# [Assignment]
Pull every line containing "Answer" from the listing.
* * * * * * *
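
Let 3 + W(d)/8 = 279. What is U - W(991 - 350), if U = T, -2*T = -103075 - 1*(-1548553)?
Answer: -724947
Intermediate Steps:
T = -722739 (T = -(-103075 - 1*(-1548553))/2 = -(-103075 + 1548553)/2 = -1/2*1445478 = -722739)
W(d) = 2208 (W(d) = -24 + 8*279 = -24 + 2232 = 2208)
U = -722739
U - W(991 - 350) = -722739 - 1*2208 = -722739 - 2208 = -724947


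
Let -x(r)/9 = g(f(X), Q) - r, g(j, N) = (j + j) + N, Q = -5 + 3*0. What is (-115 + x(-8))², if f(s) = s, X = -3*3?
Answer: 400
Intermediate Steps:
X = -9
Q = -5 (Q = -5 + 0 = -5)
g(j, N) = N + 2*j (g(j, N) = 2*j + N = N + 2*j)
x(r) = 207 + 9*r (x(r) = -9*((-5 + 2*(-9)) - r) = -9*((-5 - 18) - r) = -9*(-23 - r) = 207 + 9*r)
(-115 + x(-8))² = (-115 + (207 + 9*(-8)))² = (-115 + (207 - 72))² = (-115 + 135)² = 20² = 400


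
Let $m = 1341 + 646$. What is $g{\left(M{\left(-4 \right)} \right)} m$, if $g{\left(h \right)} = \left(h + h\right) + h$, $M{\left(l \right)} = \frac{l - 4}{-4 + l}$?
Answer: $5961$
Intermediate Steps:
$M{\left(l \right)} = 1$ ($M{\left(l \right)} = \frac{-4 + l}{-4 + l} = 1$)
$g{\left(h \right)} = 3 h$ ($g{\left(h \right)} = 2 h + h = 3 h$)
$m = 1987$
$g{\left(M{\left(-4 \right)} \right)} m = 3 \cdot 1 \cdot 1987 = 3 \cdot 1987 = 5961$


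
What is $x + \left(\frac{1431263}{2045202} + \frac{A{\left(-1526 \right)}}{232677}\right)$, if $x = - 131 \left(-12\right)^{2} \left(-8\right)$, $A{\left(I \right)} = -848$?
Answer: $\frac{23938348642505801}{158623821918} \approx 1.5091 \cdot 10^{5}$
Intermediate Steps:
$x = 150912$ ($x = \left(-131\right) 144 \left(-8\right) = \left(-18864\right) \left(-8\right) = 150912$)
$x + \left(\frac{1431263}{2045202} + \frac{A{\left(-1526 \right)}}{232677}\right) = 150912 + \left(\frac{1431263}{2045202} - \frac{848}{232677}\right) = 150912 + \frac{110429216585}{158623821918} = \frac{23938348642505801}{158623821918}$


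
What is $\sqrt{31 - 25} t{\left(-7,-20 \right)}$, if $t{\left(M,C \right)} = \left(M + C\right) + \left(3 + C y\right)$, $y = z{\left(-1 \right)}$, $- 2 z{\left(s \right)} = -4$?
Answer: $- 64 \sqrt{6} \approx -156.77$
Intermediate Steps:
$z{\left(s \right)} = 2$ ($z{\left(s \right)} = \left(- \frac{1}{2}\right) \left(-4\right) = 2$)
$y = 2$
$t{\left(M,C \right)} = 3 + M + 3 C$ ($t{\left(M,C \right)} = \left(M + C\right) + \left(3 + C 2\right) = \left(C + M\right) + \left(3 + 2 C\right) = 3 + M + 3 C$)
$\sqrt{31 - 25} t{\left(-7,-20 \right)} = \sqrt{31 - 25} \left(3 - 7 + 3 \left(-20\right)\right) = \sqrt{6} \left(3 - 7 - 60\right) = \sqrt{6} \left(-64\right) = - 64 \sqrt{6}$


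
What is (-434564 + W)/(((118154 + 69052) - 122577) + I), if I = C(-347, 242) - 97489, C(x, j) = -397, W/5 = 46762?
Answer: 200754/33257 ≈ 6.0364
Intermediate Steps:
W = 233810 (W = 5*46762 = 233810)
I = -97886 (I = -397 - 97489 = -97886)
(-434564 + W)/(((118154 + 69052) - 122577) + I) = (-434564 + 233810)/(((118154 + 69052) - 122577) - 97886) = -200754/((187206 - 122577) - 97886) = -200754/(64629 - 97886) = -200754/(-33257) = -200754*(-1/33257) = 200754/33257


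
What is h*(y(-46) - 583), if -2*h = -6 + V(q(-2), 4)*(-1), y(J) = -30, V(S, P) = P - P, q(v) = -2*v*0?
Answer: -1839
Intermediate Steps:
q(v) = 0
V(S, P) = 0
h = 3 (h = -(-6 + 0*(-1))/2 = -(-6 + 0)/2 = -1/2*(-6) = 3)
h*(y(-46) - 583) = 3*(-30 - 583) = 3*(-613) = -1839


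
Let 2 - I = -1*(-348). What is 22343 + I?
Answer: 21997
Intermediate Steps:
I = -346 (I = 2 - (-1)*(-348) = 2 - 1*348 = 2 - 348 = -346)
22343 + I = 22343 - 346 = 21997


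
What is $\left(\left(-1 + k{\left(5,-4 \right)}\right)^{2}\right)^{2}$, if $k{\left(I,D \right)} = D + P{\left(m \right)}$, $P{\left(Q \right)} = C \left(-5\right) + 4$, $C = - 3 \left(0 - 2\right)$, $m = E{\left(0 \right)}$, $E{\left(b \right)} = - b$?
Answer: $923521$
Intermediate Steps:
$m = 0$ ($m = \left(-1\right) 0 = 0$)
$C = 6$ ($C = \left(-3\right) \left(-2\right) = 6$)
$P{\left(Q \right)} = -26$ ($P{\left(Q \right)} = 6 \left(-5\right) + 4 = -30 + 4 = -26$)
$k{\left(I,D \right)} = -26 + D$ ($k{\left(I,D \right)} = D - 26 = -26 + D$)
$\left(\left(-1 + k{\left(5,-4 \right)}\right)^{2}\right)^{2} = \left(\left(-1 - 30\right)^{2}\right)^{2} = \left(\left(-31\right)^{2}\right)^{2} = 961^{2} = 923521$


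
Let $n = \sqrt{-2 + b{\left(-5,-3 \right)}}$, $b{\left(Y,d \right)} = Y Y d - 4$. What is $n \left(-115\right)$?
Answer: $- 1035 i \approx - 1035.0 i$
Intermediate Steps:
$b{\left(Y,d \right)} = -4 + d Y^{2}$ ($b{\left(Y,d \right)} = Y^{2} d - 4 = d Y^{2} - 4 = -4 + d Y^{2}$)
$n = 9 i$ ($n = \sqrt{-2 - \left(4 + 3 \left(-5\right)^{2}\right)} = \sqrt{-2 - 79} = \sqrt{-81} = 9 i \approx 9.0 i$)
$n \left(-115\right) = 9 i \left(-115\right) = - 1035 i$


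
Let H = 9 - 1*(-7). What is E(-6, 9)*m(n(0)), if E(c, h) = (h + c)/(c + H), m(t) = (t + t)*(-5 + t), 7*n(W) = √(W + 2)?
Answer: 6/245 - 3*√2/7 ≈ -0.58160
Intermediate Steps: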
* * * * * * *
# [Output of the task]
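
Answer: -724947
Answer: 400
Answer: $5961$
Answer: $\frac{23938348642505801}{158623821918} \approx 1.5091 \cdot 10^{5}$
Answer: $- 64 \sqrt{6} \approx -156.77$
Answer: 200754/33257 ≈ 6.0364
Answer: -1839
Answer: 21997
Answer: $923521$
Answer: $- 1035 i \approx - 1035.0 i$
Answer: 6/245 - 3*√2/7 ≈ -0.58160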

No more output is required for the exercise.